**EXERCISE DESCRIPTION:**
Scan the records for "hour". Report each line that includes it.

==========

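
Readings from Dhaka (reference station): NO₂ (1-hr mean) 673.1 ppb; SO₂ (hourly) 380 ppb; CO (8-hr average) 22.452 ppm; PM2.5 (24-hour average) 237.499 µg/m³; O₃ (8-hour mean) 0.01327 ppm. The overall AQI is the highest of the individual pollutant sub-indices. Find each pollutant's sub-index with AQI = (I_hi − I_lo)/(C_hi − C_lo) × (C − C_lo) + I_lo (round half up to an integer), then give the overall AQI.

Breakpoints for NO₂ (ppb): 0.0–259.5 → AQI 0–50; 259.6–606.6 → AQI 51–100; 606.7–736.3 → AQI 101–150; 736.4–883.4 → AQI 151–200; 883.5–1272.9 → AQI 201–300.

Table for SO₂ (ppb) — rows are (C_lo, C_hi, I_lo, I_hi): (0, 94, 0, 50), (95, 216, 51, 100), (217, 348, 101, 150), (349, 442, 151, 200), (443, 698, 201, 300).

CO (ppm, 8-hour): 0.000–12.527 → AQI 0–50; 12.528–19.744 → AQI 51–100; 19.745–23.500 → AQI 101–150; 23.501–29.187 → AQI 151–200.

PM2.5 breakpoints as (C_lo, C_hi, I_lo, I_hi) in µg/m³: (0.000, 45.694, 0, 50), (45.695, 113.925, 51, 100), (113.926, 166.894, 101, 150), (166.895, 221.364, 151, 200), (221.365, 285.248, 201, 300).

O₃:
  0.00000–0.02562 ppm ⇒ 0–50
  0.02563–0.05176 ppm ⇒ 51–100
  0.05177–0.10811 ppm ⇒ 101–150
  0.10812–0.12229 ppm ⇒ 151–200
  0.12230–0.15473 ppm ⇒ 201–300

NO₂: row 606.7–736.3 (AQI 101–150). (150−101)·(673.1−606.7)/(736.3−606.7) + 101 = 49·66.4/129.6 + 101 ≈ 126.10 → 126.
SO₂: 380 ∈ [349, 442] ↔ index [151, 200].
151 + (380−349)·(200−151)/(442−349) = 151 + 31·49/93 ≈ 167.33, so AQI = 167.
CO: row 19.745–23.500 (AQI 101–150). (150−101)·(22.452−19.745)/(23.500−19.745) + 101 = 49·2.707/3.755 + 101 ≈ 136.32 → 136.
PM2.5: 237.499 ∈ [221.365, 285.248] ↔ index [201, 300].
201 + (237.499−221.365)·(300−201)/(285.248−221.365) = 201 + 16.134·99/63.883 ≈ 226.00, so AQI = 226.
O₃: row 0.00000–0.02562 (AQI 0–50). (50−0)·(0.01327−0.00000)/(0.02562−0.00000) + 0 = 50·0.01327/0.02562 + 0 ≈ 25.90 → 26.
Sub-indices: NO₂→126, SO₂→167, CO→136, PM2.5→226, O₃→26. Overall AQI = max = 226; dominant pollutant is PM2.5.
AQI 226: Very Unhealthy.

226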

==========

**SOLUTION TO THE PROBLEM:**
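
Readings from Dhaka (reference station): NO₂ (1-hr mean) 673.1 ppb; SO₂ (hourly) 380 ppb; CO (8-hr average) 22.452 ppm; PM2.5 (24-hour average) 237.499 µg/m³; O₃ (8-hour mean) 0.01327 ppm. The overall AQI is the highest of the individual pollutant sub-indices. Find each pollutant's sub-index with AQI = (I_hi − I_lo)/(C_hi − C_lo) × (C − C_lo) + I_lo (round half up to an integer), then give the overall AQI.
CO (ppm, 8-hour): 0.000–12.527 → AQI 0–50; 12.528–19.744 → AQI 51–100; 19.745–23.500 → AQI 101–150; 23.501–29.187 → AQI 151–200.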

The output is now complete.